* Work order
The response should be an exact repetition of all the entries.

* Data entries
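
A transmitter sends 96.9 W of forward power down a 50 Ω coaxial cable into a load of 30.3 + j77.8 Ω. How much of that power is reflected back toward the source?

|Γ| = |(-19.7 + j77.8)/(80.3 + j77.8)| = 0.718
|Γ|² = 0.515
P_refl = |Γ|²·P_inc = 49.9 W, P_del = (1 − |Γ|²)·P_inc = 47 W

P_reflected ≈ 49.9 W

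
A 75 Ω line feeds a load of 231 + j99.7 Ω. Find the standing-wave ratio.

VSWR ≈ 3.71

Γ = (Z_L − Z_0)/(Z_L + Z_0) = (156 + j99.7)/(306 + j99.7)
|Γ| = 185/322 = 0.575
VSWR = (1 + |Γ|)/(1 − |Γ|) = 1.58/0.425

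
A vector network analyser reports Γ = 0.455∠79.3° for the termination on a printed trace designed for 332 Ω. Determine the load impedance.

Z_L = Z_0·(1 + Γ)/(1 − Γ) = 332·(1.08 + j0.447)/(0.916 − j0.447)

Z_L ≈ 254 + j286 Ω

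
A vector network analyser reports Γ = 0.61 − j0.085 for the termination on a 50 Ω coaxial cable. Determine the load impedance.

Z_L = Z_0·(1 + Γ)/(1 − Γ) = 50·(1.61 − j0.085)/(0.39 + j0.085)

Z_L ≈ 195 − j53.4 Ω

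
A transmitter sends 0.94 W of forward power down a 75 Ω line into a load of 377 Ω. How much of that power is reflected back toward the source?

P_reflected ≈ 0.42 W

Γ = (377 − 75)/(377 + 75) = 0.668
|Γ|² = 0.446
P_refl = |Γ|²·P_inc = 0.42 W, P_del = (1 − |Γ|²)·P_inc = 0.52 W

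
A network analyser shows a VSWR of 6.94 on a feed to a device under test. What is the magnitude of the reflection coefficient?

|Γ| = (S − 1)/(S + 1) = (6.94 − 1)/(6.94 + 1) = 5.94/7.94

|Γ| ≈ 0.748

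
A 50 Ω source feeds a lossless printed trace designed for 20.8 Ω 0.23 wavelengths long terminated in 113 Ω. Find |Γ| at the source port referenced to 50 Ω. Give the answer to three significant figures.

βl = 2π × 0.23 = 82.8°
tan(βl) = 7.92
Z_in = Z_0·(Z_L + jZ_0·tanβl)/(Z_0 + jZ_L·tanβl) = 3.89 − j2.54 Ω
Γ_s = (Z_in − Z_s)/(Z_in + Z_s) = (-46.1 − j2.54)/(53.9 − j2.54), |Γ_s| = 0.856

|Γ| ≈ 0.856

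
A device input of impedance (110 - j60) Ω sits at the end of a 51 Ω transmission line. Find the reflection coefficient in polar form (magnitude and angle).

Γ = (Z_L − Z_0)/(Z_L + Z_0) = (59 − j60)/(161 − j60)
|Γ| = 84.1/172 = 0.49

Γ ≈ 0.49 ∠ -25°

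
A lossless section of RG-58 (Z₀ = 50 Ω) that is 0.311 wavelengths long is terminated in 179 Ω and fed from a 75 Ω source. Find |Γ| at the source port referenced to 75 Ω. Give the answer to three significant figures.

|Γ| ≈ 0.665

βl = 2π × 0.311 = 112°
tan(βl) = -2.48
Z_in = Z_0·(Z_L + jZ_0·tanβl)/(Z_0 + jZ_L·tanβl) = 16 + j18.4 Ω
Γ_s = (Z_in − Z_s)/(Z_in + Z_s) = (-59 + j18.4)/(91 + j18.4), |Γ_s| = 0.665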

* Reply
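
A transmitter sends 96.9 W of forward power down a 50 Ω coaxial cable into a load of 30.3 + j77.8 Ω. How much of that power is reflected back toward the source?

|Γ| = |(-19.7 + j77.8)/(80.3 + j77.8)| = 0.718
|Γ|² = 0.515
P_refl = |Γ|²·P_inc = 49.9 W, P_del = (1 − |Γ|²)·P_inc = 47 W

P_reflected ≈ 49.9 W

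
A 75 Ω line feeds a load of 231 + j99.7 Ω. Find the standing-wave ratio.

VSWR ≈ 3.71

Γ = (Z_L − Z_0)/(Z_L + Z_0) = (156 + j99.7)/(306 + j99.7)
|Γ| = 185/322 = 0.575
VSWR = (1 + |Γ|)/(1 − |Γ|) = 1.58/0.425

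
A vector network analyser reports Γ = 0.455∠79.3° for the termination on a printed trace designed for 332 Ω. Determine the load impedance.

Z_L = Z_0·(1 + Γ)/(1 − Γ) = 332·(1.08 + j0.447)/(0.916 − j0.447)

Z_L ≈ 254 + j286 Ω

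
A vector network analyser reports Γ = 0.61 − j0.085 for the termination on a 50 Ω coaxial cable. Determine the load impedance.

Z_L = Z_0·(1 + Γ)/(1 − Γ) = 50·(1.61 − j0.085)/(0.39 + j0.085)

Z_L ≈ 195 − j53.4 Ω

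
A transmitter sends 0.94 W of forward power down a 75 Ω line into a load of 377 Ω. How much of that power is reflected back toward the source?

P_reflected ≈ 0.42 W

Γ = (377 − 75)/(377 + 75) = 0.668
|Γ|² = 0.446
P_refl = |Γ|²·P_inc = 0.42 W, P_del = (1 − |Γ|²)·P_inc = 0.52 W

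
A network analyser shows a VSWR of 6.94 on a feed to a device under test. What is the magnitude of the reflection coefficient?

|Γ| = (S − 1)/(S + 1) = (6.94 − 1)/(6.94 + 1) = 5.94/7.94

|Γ| ≈ 0.748

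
A 50 Ω source feeds a lossless printed trace designed for 20.8 Ω 0.23 wavelengths long terminated in 113 Ω. Find |Γ| at the source port referenced to 50 Ω. Give the answer to three significant figures.

βl = 2π × 0.23 = 82.8°
tan(βl) = 7.92
Z_in = Z_0·(Z_L + jZ_0·tanβl)/(Z_0 + jZ_L·tanβl) = 3.89 − j2.54 Ω
Γ_s = (Z_in − Z_s)/(Z_in + Z_s) = (-46.1 − j2.54)/(53.9 − j2.54), |Γ_s| = 0.856

|Γ| ≈ 0.856

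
A device input of impedance (110 - j60) Ω sits at the end of a 51 Ω transmission line. Find the reflection coefficient in polar form (magnitude and angle).

Γ = (Z_L − Z_0)/(Z_L + Z_0) = (59 − j60)/(161 − j60)
|Γ| = 84.1/172 = 0.49

Γ ≈ 0.49 ∠ -25°

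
A lossless section of RG-58 (Z₀ = 50 Ω) that is 0.311 wavelengths long is terminated in 179 Ω and fed from a 75 Ω source. Find |Γ| at the source port referenced to 75 Ω. Give the answer to three significant figures.

|Γ| ≈ 0.665

βl = 2π × 0.311 = 112°
tan(βl) = -2.48
Z_in = Z_0·(Z_L + jZ_0·tanβl)/(Z_0 + jZ_L·tanβl) = 16 + j18.4 Ω
Γ_s = (Z_in − Z_s)/(Z_in + Z_s) = (-59 + j18.4)/(91 + j18.4), |Γ_s| = 0.665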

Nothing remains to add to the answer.